### ABOUT THIS EXERCISE
Word for word, return the entries listed below.

Stored items
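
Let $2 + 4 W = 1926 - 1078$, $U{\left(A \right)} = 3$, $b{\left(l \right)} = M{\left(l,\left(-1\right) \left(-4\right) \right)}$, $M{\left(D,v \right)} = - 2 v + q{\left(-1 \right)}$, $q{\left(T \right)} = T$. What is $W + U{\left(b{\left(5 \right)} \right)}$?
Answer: $\frac{429}{2} \approx 214.5$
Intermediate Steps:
$M{\left(D,v \right)} = -1 - 2 v$ ($M{\left(D,v \right)} = - 2 v - 1 = -1 - 2 v$)
$b{\left(l \right)} = -9$ ($b{\left(l \right)} = -1 - 2 \left(\left(-1\right) \left(-4\right)\right) = -1 - 8 = -9$)
$W = \frac{423}{2}$ ($W = - \frac{1}{2} + \frac{1926 - 1078}{4} = - \frac{1}{2} + \frac{1}{4} \cdot 848 = - \frac{1}{2} + 212 = \frac{423}{2} \approx 211.5$)
$W + U{\left(b{\left(5 \right)} \right)} = \frac{423}{2} + 3 = \frac{429}{2}$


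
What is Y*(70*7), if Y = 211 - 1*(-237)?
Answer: 219520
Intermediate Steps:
Y = 448 (Y = 211 + 237 = 448)
Y*(70*7) = 448*(70*7) = 448*490 = 219520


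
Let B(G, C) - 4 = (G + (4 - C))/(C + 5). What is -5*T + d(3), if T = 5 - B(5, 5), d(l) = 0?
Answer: -3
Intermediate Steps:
B(G, C) = 4 + (4 + G - C)/(5 + C) (B(G, C) = 4 + (G + (4 - C))/(C + 5) = 4 + (4 + G - C)/(5 + C))
T = ⅗ (T = 5 - (24 + 5 + 3*5)/(5 + 5) = 5 - (24 + 5 + 15)/10 = 5 - 44/10 = 5 - 1*22/5 = 5 - 22/5 = ⅗ ≈ 0.60000)
-5*T + d(3) = -5*⅗ + 0 = -3 + 0 = -3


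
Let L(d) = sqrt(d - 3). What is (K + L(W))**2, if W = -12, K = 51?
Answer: (51 + I*sqrt(15))**2 ≈ 2586.0 + 395.04*I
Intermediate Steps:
L(d) = sqrt(-3 + d)
(K + L(W))**2 = (51 + sqrt(-3 - 12))**2 = (51 + sqrt(-15))**2 = (51 + I*sqrt(15))**2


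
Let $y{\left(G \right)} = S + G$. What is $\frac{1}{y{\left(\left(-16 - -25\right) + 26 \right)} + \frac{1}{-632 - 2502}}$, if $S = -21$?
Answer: $\frac{3134}{43875} \approx 0.07143$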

### RESPONSE TO THE TASK
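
Let $2 + 4 W = 1926 - 1078$, $U{\left(A \right)} = 3$, $b{\left(l \right)} = M{\left(l,\left(-1\right) \left(-4\right) \right)}$, $M{\left(D,v \right)} = - 2 v + q{\left(-1 \right)}$, $q{\left(T \right)} = T$. What is $W + U{\left(b{\left(5 \right)} \right)}$?
Answer: $\frac{429}{2} \approx 214.5$
Intermediate Steps:
$M{\left(D,v \right)} = -1 - 2 v$ ($M{\left(D,v \right)} = - 2 v - 1 = -1 - 2 v$)
$b{\left(l \right)} = -9$ ($b{\left(l \right)} = -1 - 2 \left(\left(-1\right) \left(-4\right)\right) = -1 - 8 = -9$)
$W = \frac{423}{2}$ ($W = - \frac{1}{2} + \frac{1926 - 1078}{4} = - \frac{1}{2} + \frac{1}{4} \cdot 848 = - \frac{1}{2} + 212 = \frac{423}{2} \approx 211.5$)
$W + U{\left(b{\left(5 \right)} \right)} = \frac{423}{2} + 3 = \frac{429}{2}$


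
What is Y*(70*7), if Y = 211 - 1*(-237)?
Answer: 219520
Intermediate Steps:
Y = 448 (Y = 211 + 237 = 448)
Y*(70*7) = 448*(70*7) = 448*490 = 219520


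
Let B(G, C) - 4 = (G + (4 - C))/(C + 5). What is -5*T + d(3), if T = 5 - B(5, 5), d(l) = 0?
Answer: -3
Intermediate Steps:
B(G, C) = 4 + (4 + G - C)/(5 + C) (B(G, C) = 4 + (G + (4 - C))/(C + 5) = 4 + (4 + G - C)/(5 + C))
T = ⅗ (T = 5 - (24 + 5 + 3*5)/(5 + 5) = 5 - (24 + 5 + 15)/10 = 5 - 44/10 = 5 - 1*22/5 = 5 - 22/5 = ⅗ ≈ 0.60000)
-5*T + d(3) = -5*⅗ + 0 = -3 + 0 = -3


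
Let L(d) = sqrt(d - 3). What is (K + L(W))**2, if W = -12, K = 51?
Answer: (51 + I*sqrt(15))**2 ≈ 2586.0 + 395.04*I
Intermediate Steps:
L(d) = sqrt(-3 + d)
(K + L(W))**2 = (51 + sqrt(-3 - 12))**2 = (51 + sqrt(-15))**2 = (51 + I*sqrt(15))**2


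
Let $y{\left(G \right)} = S + G$. What is $\frac{1}{y{\left(\left(-16 - -25\right) + 26 \right)} + \frac{1}{-632 - 2502}}$, if $S = -21$?
Answer: $\frac{3134}{43875} \approx 0.07143$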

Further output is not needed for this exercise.